▶ **Exercise goal**:
Output the full listing exactly.

★ ★ ★ ★ ★

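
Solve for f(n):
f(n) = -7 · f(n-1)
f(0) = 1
Pure geometric recurrence with ratio -7.
By induction f(n) = f(0) · (-7)^n = \left(-7\right)^{n}.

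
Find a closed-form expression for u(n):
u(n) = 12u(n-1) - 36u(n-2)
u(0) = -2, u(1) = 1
Characteristic equation: x² - 12x + 36 = 0, which is (x - (6))².
Repeated root r = 6.
General solution: u(n) = (A + Bn)·(6)^n.
From u(0) = -2: A = -2.
From u(1) = 1: (A + B)·(6) = 1 ⇒ B = \frac{13}{6}.
So u(n) = \left(\frac{13 n}{6} - 2\right) \cdot (6)^n.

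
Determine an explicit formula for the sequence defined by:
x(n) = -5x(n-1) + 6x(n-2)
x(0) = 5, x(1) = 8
Characteristic equation: x² + 5x - 6 = 0, which factors as (x - (-6))(x - (1)) = 0.
Roots r₁ = -6, r₂ = 1 (distinct).
General solution: x(n) = A·(-6)^n + B·(1)^n.
From x(0) = 5: A + B = 5.
From x(1) = 8: -6A + B = 8.
Solving: A = - \frac{3}{7}, B = \frac{38}{7}.
So x(n) = \frac{38}{7} - \frac{3 \left(-6\right)^{n}}{7}.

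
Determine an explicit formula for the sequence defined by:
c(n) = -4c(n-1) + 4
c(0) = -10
First-order linear non-homogeneous.
Homogeneous solution: c_h(n) = A·(-4)^n.
Try constant particular solution c_p = K: K = -4K + 4 ⇒ K = \frac{4}{5}.
General: c(n) = A·(-4)^n + \frac{4}{5}.
Apply c(0) = -10: A + \frac{4}{5} = -10 ⇒ A = - \frac{54}{5}.
So c(n) = \frac{4}{5} - \frac{54 \left(-4\right)^{n}}{5}.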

★ ★ ★ ★ ★

▶ **Worked solution**:
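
Solve for f(n):
f(n) = -7 · f(n-1)
f(0) = 1
Pure geometric recurrence with ratio -7.
By induction f(n) = f(0) · (-7)^n = \left(-7\right)^{n}.

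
Find a closed-form expression for u(n):
u(n) = 12u(n-1) - 36u(n-2)
u(0) = -2, u(1) = 1
Characteristic equation: x² - 12x + 36 = 0, which is (x - (6))².
Repeated root r = 6.
General solution: u(n) = (A + Bn)·(6)^n.
From u(0) = -2: A = -2.
From u(1) = 1: (A + B)·(6) = 1 ⇒ B = \frac{13}{6}.
So u(n) = \left(\frac{13 n}{6} - 2\right) \cdot (6)^n.

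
Determine an explicit formula for the sequence defined by:
x(n) = -5x(n-1) + 6x(n-2)
x(0) = 5, x(1) = 8
Characteristic equation: x² + 5x - 6 = 0, which factors as (x - (-6))(x - (1)) = 0.
Roots r₁ = -6, r₂ = 1 (distinct).
General solution: x(n) = A·(-6)^n + B·(1)^n.
From x(0) = 5: A + B = 5.
From x(1) = 8: -6A + B = 8.
Solving: A = - \frac{3}{7}, B = \frac{38}{7}.
So x(n) = \frac{38}{7} - \frac{3 \left(-6\right)^{n}}{7}.

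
Determine an explicit formula for the sequence defined by:
c(n) = -4c(n-1) + 4
c(0) = -10
First-order linear non-homogeneous.
Homogeneous solution: c_h(n) = A·(-4)^n.
Try constant particular solution c_p = K: K = -4K + 4 ⇒ K = \frac{4}{5}.
General: c(n) = A·(-4)^n + \frac{4}{5}.
Apply c(0) = -10: A + \frac{4}{5} = -10 ⇒ A = - \frac{54}{5}.
So c(n) = \frac{4}{5} - \frac{54 \left(-4\right)^{n}}{5}.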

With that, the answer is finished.